Stored data:
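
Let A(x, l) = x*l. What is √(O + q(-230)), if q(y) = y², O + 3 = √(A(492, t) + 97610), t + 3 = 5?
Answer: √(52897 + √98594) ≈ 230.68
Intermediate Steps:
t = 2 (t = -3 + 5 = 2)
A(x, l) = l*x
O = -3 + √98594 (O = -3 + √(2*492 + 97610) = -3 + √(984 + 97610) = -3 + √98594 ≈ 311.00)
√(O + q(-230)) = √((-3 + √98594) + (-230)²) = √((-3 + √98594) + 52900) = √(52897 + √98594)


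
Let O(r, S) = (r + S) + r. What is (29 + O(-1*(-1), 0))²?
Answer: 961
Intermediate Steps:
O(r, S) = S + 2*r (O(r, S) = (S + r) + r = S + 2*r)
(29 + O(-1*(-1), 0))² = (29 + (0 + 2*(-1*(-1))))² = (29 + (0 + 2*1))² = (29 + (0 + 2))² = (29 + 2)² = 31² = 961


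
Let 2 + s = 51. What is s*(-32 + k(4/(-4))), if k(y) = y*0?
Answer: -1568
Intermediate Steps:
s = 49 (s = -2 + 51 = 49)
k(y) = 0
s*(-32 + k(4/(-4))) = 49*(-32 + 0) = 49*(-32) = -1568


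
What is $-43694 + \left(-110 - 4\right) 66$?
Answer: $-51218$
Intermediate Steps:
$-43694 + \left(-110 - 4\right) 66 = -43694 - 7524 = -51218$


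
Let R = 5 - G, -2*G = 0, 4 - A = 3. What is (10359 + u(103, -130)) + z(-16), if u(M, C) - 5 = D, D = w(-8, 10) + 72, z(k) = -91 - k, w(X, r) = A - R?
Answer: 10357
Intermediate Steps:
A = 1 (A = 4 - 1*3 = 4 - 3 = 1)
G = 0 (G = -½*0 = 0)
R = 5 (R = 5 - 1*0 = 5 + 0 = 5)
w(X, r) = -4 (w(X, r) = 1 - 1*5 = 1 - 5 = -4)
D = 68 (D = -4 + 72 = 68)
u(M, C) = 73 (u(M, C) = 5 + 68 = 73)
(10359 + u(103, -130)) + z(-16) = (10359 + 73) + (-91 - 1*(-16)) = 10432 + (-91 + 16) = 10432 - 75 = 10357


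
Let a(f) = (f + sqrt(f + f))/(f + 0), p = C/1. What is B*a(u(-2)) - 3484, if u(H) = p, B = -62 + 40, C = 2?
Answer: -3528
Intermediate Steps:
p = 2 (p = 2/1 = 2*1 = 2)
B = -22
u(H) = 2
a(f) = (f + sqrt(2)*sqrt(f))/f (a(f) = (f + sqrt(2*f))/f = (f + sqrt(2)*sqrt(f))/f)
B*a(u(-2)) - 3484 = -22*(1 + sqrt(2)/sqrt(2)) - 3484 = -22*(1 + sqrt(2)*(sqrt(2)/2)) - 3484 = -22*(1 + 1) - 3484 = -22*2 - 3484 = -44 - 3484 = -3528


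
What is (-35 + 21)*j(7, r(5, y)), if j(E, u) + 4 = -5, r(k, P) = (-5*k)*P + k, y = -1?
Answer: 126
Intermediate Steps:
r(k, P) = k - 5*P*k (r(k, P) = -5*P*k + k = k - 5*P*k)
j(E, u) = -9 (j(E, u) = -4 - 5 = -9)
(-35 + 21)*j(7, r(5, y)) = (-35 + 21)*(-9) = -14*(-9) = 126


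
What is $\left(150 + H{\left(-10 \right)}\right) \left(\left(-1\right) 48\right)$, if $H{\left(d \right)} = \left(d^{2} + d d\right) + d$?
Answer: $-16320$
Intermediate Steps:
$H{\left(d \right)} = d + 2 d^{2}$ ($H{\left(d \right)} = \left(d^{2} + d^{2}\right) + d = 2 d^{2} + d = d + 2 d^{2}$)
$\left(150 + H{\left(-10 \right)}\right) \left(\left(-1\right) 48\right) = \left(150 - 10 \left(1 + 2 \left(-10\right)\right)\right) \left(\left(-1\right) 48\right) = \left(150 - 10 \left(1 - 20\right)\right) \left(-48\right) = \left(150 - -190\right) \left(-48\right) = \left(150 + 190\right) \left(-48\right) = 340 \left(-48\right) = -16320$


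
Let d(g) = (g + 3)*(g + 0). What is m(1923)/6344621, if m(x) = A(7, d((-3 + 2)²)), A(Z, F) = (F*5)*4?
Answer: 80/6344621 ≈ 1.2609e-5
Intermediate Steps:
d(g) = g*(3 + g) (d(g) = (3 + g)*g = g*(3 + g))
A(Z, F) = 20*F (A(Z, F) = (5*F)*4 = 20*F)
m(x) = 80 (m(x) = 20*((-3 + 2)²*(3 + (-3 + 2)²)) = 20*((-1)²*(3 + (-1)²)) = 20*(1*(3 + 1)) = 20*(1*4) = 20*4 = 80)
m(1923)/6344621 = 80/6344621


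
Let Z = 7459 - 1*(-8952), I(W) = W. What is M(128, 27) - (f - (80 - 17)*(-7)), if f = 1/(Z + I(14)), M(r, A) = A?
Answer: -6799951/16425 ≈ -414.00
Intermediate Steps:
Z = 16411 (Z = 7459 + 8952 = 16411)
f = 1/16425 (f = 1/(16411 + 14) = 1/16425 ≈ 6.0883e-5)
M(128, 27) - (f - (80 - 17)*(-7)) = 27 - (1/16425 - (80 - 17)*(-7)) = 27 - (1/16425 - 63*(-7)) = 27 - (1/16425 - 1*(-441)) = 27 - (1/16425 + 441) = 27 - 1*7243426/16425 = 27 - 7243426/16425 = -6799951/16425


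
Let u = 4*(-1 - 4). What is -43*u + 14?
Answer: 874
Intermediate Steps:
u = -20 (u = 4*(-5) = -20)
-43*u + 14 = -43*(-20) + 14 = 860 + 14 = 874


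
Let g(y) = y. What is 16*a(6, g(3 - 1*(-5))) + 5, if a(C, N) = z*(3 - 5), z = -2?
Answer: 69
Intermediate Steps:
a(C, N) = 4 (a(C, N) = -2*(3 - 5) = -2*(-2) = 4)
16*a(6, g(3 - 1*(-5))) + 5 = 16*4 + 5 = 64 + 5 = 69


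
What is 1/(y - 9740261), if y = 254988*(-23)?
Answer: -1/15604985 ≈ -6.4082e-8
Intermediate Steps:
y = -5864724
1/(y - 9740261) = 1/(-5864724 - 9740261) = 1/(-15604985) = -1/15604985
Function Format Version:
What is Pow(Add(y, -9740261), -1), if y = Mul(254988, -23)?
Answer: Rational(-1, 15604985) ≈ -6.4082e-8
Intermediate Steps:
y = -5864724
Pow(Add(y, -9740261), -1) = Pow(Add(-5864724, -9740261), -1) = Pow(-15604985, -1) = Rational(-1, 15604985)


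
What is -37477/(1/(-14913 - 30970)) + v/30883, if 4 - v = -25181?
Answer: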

(To do)
In full and without alteration, transcribe the entries above.

(Output for this exercise)
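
Let A(x, l) = x*l. What is √(O + q(-230)), if q(y) = y², O + 3 = √(A(492, t) + 97610), t + 3 = 5?
Answer: √(52897 + √98594) ≈ 230.68
Intermediate Steps:
t = 2 (t = -3 + 5 = 2)
A(x, l) = l*x
O = -3 + √98594 (O = -3 + √(2*492 + 97610) = -3 + √(984 + 97610) = -3 + √98594 ≈ 311.00)
√(O + q(-230)) = √((-3 + √98594) + (-230)²) = √((-3 + √98594) + 52900) = √(52897 + √98594)


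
Let O(r, S) = (r + S) + r. What is (29 + O(-1*(-1), 0))²?
Answer: 961
Intermediate Steps:
O(r, S) = S + 2*r (O(r, S) = (S + r) + r = S + 2*r)
(29 + O(-1*(-1), 0))² = (29 + (0 + 2*(-1*(-1))))² = (29 + (0 + 2*1))² = (29 + (0 + 2))² = (29 + 2)² = 31² = 961


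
Let 2 + s = 51. What is s*(-32 + k(4/(-4))), if k(y) = y*0?
Answer: -1568
Intermediate Steps:
s = 49 (s = -2 + 51 = 49)
k(y) = 0
s*(-32 + k(4/(-4))) = 49*(-32 + 0) = 49*(-32) = -1568


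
What is $-43694 + \left(-110 - 4\right) 66$?
Answer: $-51218$
Intermediate Steps:
$-43694 + \left(-110 - 4\right) 66 = -43694 - 7524 = -51218$


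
Let R = 5 - G, -2*G = 0, 4 - A = 3. What is (10359 + u(103, -130)) + z(-16), if u(M, C) - 5 = D, D = w(-8, 10) + 72, z(k) = -91 - k, w(X, r) = A - R?
Answer: 10357
Intermediate Steps:
A = 1 (A = 4 - 1*3 = 4 - 3 = 1)
G = 0 (G = -½*0 = 0)
R = 5 (R = 5 - 1*0 = 5 + 0 = 5)
w(X, r) = -4 (w(X, r) = 1 - 1*5 = 1 - 5 = -4)
D = 68 (D = -4 + 72 = 68)
u(M, C) = 73 (u(M, C) = 5 + 68 = 73)
(10359 + u(103, -130)) + z(-16) = (10359 + 73) + (-91 - 1*(-16)) = 10432 + (-91 + 16) = 10432 - 75 = 10357


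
Let a(f) = (f + sqrt(f + f))/(f + 0), p = C/1. What is B*a(u(-2)) - 3484, if u(H) = p, B = -62 + 40, C = 2?
Answer: -3528
Intermediate Steps:
p = 2 (p = 2/1 = 2*1 = 2)
B = -22
u(H) = 2
a(f) = (f + sqrt(2)*sqrt(f))/f (a(f) = (f + sqrt(2*f))/f = (f + sqrt(2)*sqrt(f))/f)
B*a(u(-2)) - 3484 = -22*(1 + sqrt(2)/sqrt(2)) - 3484 = -22*(1 + sqrt(2)*(sqrt(2)/2)) - 3484 = -22*(1 + 1) - 3484 = -22*2 - 3484 = -44 - 3484 = -3528


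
What is (-35 + 21)*j(7, r(5, y)), if j(E, u) + 4 = -5, r(k, P) = (-5*k)*P + k, y = -1?
Answer: 126
Intermediate Steps:
r(k, P) = k - 5*P*k (r(k, P) = -5*P*k + k = k - 5*P*k)
j(E, u) = -9 (j(E, u) = -4 - 5 = -9)
(-35 + 21)*j(7, r(5, y)) = (-35 + 21)*(-9) = -14*(-9) = 126


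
What is $\left(150 + H{\left(-10 \right)}\right) \left(\left(-1\right) 48\right)$, if $H{\left(d \right)} = \left(d^{2} + d d\right) + d$?
Answer: $-16320$
Intermediate Steps:
$H{\left(d \right)} = d + 2 d^{2}$ ($H{\left(d \right)} = \left(d^{2} + d^{2}\right) + d = 2 d^{2} + d = d + 2 d^{2}$)
$\left(150 + H{\left(-10 \right)}\right) \left(\left(-1\right) 48\right) = \left(150 - 10 \left(1 + 2 \left(-10\right)\right)\right) \left(\left(-1\right) 48\right) = \left(150 - 10 \left(1 - 20\right)\right) \left(-48\right) = \left(150 - -190\right) \left(-48\right) = \left(150 + 190\right) \left(-48\right) = 340 \left(-48\right) = -16320$


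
Let d(g) = (g + 3)*(g + 0). What is m(1923)/6344621, if m(x) = A(7, d((-3 + 2)²)), A(Z, F) = (F*5)*4?
Answer: 80/6344621 ≈ 1.2609e-5
Intermediate Steps:
d(g) = g*(3 + g) (d(g) = (3 + g)*g = g*(3 + g))
A(Z, F) = 20*F (A(Z, F) = (5*F)*4 = 20*F)
m(x) = 80 (m(x) = 20*((-3 + 2)²*(3 + (-3 + 2)²)) = 20*((-1)²*(3 + (-1)²)) = 20*(1*(3 + 1)) = 20*(1*4) = 20*4 = 80)
m(1923)/6344621 = 80/6344621


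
Let Z = 7459 - 1*(-8952), I(W) = W. What is M(128, 27) - (f - (80 - 17)*(-7)), if f = 1/(Z + I(14)), M(r, A) = A?
Answer: -6799951/16425 ≈ -414.00
Intermediate Steps:
Z = 16411 (Z = 7459 + 8952 = 16411)
f = 1/16425 (f = 1/(16411 + 14) = 1/16425 ≈ 6.0883e-5)
M(128, 27) - (f - (80 - 17)*(-7)) = 27 - (1/16425 - (80 - 17)*(-7)) = 27 - (1/16425 - 63*(-7)) = 27 - (1/16425 - 1*(-441)) = 27 - (1/16425 + 441) = 27 - 1*7243426/16425 = 27 - 7243426/16425 = -6799951/16425


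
Let u = 4*(-1 - 4). What is -43*u + 14?
Answer: 874
Intermediate Steps:
u = -20 (u = 4*(-5) = -20)
-43*u + 14 = -43*(-20) + 14 = 860 + 14 = 874


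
Let g(y) = y. What is 16*a(6, g(3 - 1*(-5))) + 5, if a(C, N) = z*(3 - 5), z = -2?
Answer: 69
Intermediate Steps:
a(C, N) = 4 (a(C, N) = -2*(3 - 5) = -2*(-2) = 4)
16*a(6, g(3 - 1*(-5))) + 5 = 16*4 + 5 = 64 + 5 = 69


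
What is 1/(y - 9740261), if y = 254988*(-23)?
Answer: -1/15604985 ≈ -6.4082e-8
Intermediate Steps:
y = -5864724
1/(y - 9740261) = 1/(-5864724 - 9740261) = 1/(-15604985) = -1/15604985
Function Format Version:
What is Pow(Add(y, -9740261), -1), if y = Mul(254988, -23)?
Answer: Rational(-1, 15604985) ≈ -6.4082e-8
Intermediate Steps:
y = -5864724
Pow(Add(y, -9740261), -1) = Pow(Add(-5864724, -9740261), -1) = Pow(-15604985, -1) = Rational(-1, 15604985)


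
What is -37477/(1/(-14913 - 30970)) + v/30883, if 4 - v = -25181?
Answer: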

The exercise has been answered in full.